• **EXERCISE AIM**
Of all the lines in the records below, copy only those that contain the string "grammar".
====== SOURCE MATERIAL ======
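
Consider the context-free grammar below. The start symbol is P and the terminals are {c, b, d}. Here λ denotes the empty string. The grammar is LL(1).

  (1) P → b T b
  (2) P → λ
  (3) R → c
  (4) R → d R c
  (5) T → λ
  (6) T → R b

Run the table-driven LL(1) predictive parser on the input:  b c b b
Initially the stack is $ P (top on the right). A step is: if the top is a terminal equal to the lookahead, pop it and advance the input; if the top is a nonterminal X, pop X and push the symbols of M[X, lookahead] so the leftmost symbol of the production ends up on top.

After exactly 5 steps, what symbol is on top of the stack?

     Stack    Input      Action
  1  $ P      b c b b $  expand P → b T b
  2  $ b T b  b c b b $  match b
  3  $ b T    c b b $    expand T → R b
  4  $ b b R  c b b $    expand R → c
  5  $ b b c  c b b $    match c
Stack after step 5: $ b b (top = b).

b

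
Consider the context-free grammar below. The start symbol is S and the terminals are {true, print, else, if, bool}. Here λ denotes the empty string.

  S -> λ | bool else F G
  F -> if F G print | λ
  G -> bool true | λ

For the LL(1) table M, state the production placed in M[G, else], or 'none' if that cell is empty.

none

FIRST(S): from S->λ we get {λ}; from S->bool else F G we get {bool}. So FIRST(S) = {λ, bool}.
FIRST(F): from F->if F G print we get {if}; from F->λ we get {λ}. So FIRST(F) = {λ, if}.
FIRST(G): from G->bool true we get {bool}; from G->λ we get {λ}. So FIRST(G) = {λ, bool}.
FOLLOW(S) includes $ since S is the start symbol.
FOLLOW(S): S appears on no right-hand side. Thus FOLLOW(S) = {$}.
FOLLOW(G): in S->bool else F G, the suffix after G is empty, so FOLLOW(G) ⊇ FOLLOW(S) = {$}; in F->if F G print, G is followed by print with FIRST {print}. Thus FOLLOW(G) = {$, print}.
For G -> bool true: FIRST(bool true) = {bool}, so it goes in M[G, t] for t ∈ {bool}.
For G -> λ: FIRST(λ) = {λ}, so it goes in M[G, t] for t ∈ {}; since λ ∈ FIRST, also for every t ∈ FOLLOW(G) = {$, print}.
None of these place a production in M[G, else].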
======
• **ANSWER TO THE EXERCISE**
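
Consider the context-free grammar below. The start symbol is P and the terminals are {c, b, d}. Here λ denotes the empty string. The grammar is LL(1).
Consider the context-free grammar below. The start symbol is S and the terminals are {true, print, else, if, bool}. Here λ denotes the empty string.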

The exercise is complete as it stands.